**To do:** Repeat all the records, precisely as given.

**Source material:**

+++

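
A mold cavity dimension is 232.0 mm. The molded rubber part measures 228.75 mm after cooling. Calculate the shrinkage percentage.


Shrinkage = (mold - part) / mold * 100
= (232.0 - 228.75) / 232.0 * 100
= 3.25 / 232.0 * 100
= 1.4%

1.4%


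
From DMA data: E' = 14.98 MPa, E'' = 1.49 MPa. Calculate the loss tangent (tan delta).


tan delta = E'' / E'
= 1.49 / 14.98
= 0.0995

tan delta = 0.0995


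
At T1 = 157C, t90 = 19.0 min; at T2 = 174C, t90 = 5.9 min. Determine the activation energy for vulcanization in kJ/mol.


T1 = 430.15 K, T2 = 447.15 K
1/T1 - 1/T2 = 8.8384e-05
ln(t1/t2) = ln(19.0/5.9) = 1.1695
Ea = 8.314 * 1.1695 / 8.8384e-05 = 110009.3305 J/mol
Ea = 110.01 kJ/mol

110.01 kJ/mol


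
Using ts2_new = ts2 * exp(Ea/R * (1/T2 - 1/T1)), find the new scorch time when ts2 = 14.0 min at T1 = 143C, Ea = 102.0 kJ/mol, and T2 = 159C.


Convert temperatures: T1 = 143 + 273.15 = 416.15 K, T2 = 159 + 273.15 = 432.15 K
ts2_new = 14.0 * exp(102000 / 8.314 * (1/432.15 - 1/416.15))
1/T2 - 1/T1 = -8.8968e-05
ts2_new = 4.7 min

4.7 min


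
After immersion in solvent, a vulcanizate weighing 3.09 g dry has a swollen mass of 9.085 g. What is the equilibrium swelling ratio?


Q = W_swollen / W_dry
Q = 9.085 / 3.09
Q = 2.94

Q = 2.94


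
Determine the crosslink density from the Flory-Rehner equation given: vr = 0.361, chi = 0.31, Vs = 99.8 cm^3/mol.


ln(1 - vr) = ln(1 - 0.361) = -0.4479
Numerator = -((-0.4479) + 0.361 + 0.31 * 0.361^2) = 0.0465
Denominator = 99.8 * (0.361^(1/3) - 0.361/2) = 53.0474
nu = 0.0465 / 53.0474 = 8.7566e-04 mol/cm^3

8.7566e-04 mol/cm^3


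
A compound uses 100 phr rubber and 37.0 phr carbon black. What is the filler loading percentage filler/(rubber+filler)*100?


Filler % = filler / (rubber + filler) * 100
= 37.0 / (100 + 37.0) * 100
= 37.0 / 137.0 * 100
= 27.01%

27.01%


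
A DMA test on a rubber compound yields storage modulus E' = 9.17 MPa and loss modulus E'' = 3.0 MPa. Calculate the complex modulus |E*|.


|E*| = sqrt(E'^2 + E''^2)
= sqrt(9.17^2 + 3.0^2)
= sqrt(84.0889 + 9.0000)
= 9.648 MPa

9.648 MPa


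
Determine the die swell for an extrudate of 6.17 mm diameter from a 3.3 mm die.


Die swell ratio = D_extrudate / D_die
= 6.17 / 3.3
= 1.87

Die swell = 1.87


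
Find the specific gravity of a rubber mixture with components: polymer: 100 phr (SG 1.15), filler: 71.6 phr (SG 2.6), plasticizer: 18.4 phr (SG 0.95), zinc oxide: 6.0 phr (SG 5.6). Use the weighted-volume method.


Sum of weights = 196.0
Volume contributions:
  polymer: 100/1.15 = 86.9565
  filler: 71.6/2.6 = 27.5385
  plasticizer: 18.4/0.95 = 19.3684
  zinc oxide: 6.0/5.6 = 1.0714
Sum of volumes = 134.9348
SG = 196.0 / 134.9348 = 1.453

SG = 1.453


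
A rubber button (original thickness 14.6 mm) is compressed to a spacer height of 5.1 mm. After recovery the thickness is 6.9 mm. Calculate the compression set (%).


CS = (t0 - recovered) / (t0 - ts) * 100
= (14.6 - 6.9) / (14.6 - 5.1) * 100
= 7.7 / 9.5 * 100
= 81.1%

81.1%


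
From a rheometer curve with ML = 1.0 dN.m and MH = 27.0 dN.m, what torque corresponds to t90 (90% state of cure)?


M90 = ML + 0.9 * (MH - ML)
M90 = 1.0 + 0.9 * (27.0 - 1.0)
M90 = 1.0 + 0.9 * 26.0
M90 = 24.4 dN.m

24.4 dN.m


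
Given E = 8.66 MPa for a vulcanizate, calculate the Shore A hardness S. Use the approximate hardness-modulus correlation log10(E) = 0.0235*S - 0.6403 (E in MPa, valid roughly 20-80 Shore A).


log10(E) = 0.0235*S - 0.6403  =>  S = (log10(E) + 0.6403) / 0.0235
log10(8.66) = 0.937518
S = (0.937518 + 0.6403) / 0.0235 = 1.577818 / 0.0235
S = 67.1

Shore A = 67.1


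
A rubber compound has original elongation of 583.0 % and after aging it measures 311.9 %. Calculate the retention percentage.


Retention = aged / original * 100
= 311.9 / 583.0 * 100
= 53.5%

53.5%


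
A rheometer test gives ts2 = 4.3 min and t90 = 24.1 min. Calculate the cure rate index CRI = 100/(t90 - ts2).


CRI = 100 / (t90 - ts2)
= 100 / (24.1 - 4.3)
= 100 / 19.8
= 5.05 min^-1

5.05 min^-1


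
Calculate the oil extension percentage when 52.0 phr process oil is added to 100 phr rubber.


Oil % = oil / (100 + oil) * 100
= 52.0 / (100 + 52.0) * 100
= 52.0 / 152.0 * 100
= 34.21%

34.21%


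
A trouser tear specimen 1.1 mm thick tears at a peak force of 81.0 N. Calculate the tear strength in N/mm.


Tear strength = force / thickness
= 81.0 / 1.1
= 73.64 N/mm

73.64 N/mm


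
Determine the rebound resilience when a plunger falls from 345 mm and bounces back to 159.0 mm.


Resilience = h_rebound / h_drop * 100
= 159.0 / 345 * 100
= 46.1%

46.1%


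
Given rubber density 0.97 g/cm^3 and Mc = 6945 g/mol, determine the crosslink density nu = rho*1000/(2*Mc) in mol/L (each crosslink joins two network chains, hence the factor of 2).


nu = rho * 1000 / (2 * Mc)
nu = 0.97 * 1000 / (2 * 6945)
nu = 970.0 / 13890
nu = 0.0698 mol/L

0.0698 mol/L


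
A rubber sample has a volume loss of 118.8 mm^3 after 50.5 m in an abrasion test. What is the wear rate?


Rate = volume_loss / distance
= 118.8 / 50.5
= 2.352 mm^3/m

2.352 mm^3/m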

+++

**Answer below:**
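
A mold cavity dimension is 232.0 mm. The molded rubber part measures 228.75 mm after cooling. Calculate the shrinkage percentage.


Shrinkage = (mold - part) / mold * 100
= (232.0 - 228.75) / 232.0 * 100
= 3.25 / 232.0 * 100
= 1.4%

1.4%


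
From DMA data: E' = 14.98 MPa, E'' = 1.49 MPa. Calculate the loss tangent (tan delta).


tan delta = E'' / E'
= 1.49 / 14.98
= 0.0995

tan delta = 0.0995


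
At T1 = 157C, t90 = 19.0 min; at T2 = 174C, t90 = 5.9 min. Determine the activation energy for vulcanization in kJ/mol.


T1 = 430.15 K, T2 = 447.15 K
1/T1 - 1/T2 = 8.8384e-05
ln(t1/t2) = ln(19.0/5.9) = 1.1695
Ea = 8.314 * 1.1695 / 8.8384e-05 = 110009.3305 J/mol
Ea = 110.01 kJ/mol

110.01 kJ/mol


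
Using ts2_new = ts2 * exp(Ea/R * (1/T2 - 1/T1)), find the new scorch time when ts2 = 14.0 min at T1 = 143C, Ea = 102.0 kJ/mol, and T2 = 159C.


Convert temperatures: T1 = 143 + 273.15 = 416.15 K, T2 = 159 + 273.15 = 432.15 K
ts2_new = 14.0 * exp(102000 / 8.314 * (1/432.15 - 1/416.15))
1/T2 - 1/T1 = -8.8968e-05
ts2_new = 4.7 min

4.7 min


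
After immersion in solvent, a vulcanizate weighing 3.09 g dry has a swollen mass of 9.085 g. What is the equilibrium swelling ratio?


Q = W_swollen / W_dry
Q = 9.085 / 3.09
Q = 2.94

Q = 2.94


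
Determine the crosslink density from the Flory-Rehner equation given: vr = 0.361, chi = 0.31, Vs = 99.8 cm^3/mol.


ln(1 - vr) = ln(1 - 0.361) = -0.4479
Numerator = -((-0.4479) + 0.361 + 0.31 * 0.361^2) = 0.0465
Denominator = 99.8 * (0.361^(1/3) - 0.361/2) = 53.0474
nu = 0.0465 / 53.0474 = 8.7566e-04 mol/cm^3

8.7566e-04 mol/cm^3


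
A compound uses 100 phr rubber and 37.0 phr carbon black. What is the filler loading percentage filler/(rubber+filler)*100?


Filler % = filler / (rubber + filler) * 100
= 37.0 / (100 + 37.0) * 100
= 37.0 / 137.0 * 100
= 27.01%

27.01%


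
A DMA test on a rubber compound yields storage modulus E' = 9.17 MPa and loss modulus E'' = 3.0 MPa. Calculate the complex modulus |E*|.


|E*| = sqrt(E'^2 + E''^2)
= sqrt(9.17^2 + 3.0^2)
= sqrt(84.0889 + 9.0000)
= 9.648 MPa

9.648 MPa


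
Determine the die swell for an extrudate of 6.17 mm diameter from a 3.3 mm die.


Die swell ratio = D_extrudate / D_die
= 6.17 / 3.3
= 1.87

Die swell = 1.87


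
Find the specific gravity of a rubber mixture with components: polymer: 100 phr (SG 1.15), filler: 71.6 phr (SG 2.6), plasticizer: 18.4 phr (SG 0.95), zinc oxide: 6.0 phr (SG 5.6). Use the weighted-volume method.


Sum of weights = 196.0
Volume contributions:
  polymer: 100/1.15 = 86.9565
  filler: 71.6/2.6 = 27.5385
  plasticizer: 18.4/0.95 = 19.3684
  zinc oxide: 6.0/5.6 = 1.0714
Sum of volumes = 134.9348
SG = 196.0 / 134.9348 = 1.453

SG = 1.453


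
A rubber button (original thickness 14.6 mm) is compressed to a spacer height of 5.1 mm. After recovery the thickness is 6.9 mm. Calculate the compression set (%).


CS = (t0 - recovered) / (t0 - ts) * 100
= (14.6 - 6.9) / (14.6 - 5.1) * 100
= 7.7 / 9.5 * 100
= 81.1%

81.1%


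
From a rheometer curve with ML = 1.0 dN.m and MH = 27.0 dN.m, what torque corresponds to t90 (90% state of cure)?


M90 = ML + 0.9 * (MH - ML)
M90 = 1.0 + 0.9 * (27.0 - 1.0)
M90 = 1.0 + 0.9 * 26.0
M90 = 24.4 dN.m

24.4 dN.m


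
Given E = 8.66 MPa for a vulcanizate, calculate the Shore A hardness S. Use the approximate hardness-modulus correlation log10(E) = 0.0235*S - 0.6403 (E in MPa, valid roughly 20-80 Shore A).


log10(E) = 0.0235*S - 0.6403  =>  S = (log10(E) + 0.6403) / 0.0235
log10(8.66) = 0.937518
S = (0.937518 + 0.6403) / 0.0235 = 1.577818 / 0.0235
S = 67.1

Shore A = 67.1


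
A rubber compound has original elongation of 583.0 % and after aging it measures 311.9 %. Calculate the retention percentage.


Retention = aged / original * 100
= 311.9 / 583.0 * 100
= 53.5%

53.5%


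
A rheometer test gives ts2 = 4.3 min and t90 = 24.1 min. Calculate the cure rate index CRI = 100/(t90 - ts2).


CRI = 100 / (t90 - ts2)
= 100 / (24.1 - 4.3)
= 100 / 19.8
= 5.05 min^-1

5.05 min^-1


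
Calculate the oil extension percentage when 52.0 phr process oil is added to 100 phr rubber.


Oil % = oil / (100 + oil) * 100
= 52.0 / (100 + 52.0) * 100
= 52.0 / 152.0 * 100
= 34.21%

34.21%


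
A trouser tear specimen 1.1 mm thick tears at a peak force of 81.0 N. Calculate the tear strength in N/mm.


Tear strength = force / thickness
= 81.0 / 1.1
= 73.64 N/mm

73.64 N/mm


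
Determine the rebound resilience when a plunger falls from 345 mm and bounces back to 159.0 mm.


Resilience = h_rebound / h_drop * 100
= 159.0 / 345 * 100
= 46.1%

46.1%


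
Given rubber density 0.97 g/cm^3 and Mc = 6945 g/mol, determine the crosslink density nu = rho*1000/(2*Mc) in mol/L (each crosslink joins two network chains, hence the factor of 2).


nu = rho * 1000 / (2 * Mc)
nu = 0.97 * 1000 / (2 * 6945)
nu = 970.0 / 13890
nu = 0.0698 mol/L

0.0698 mol/L


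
A rubber sample has a volume loss of 118.8 mm^3 after 50.5 m in an abrasion test. What is the wear rate?


Rate = volume_loss / distance
= 118.8 / 50.5
= 2.352 mm^3/m

2.352 mm^3/m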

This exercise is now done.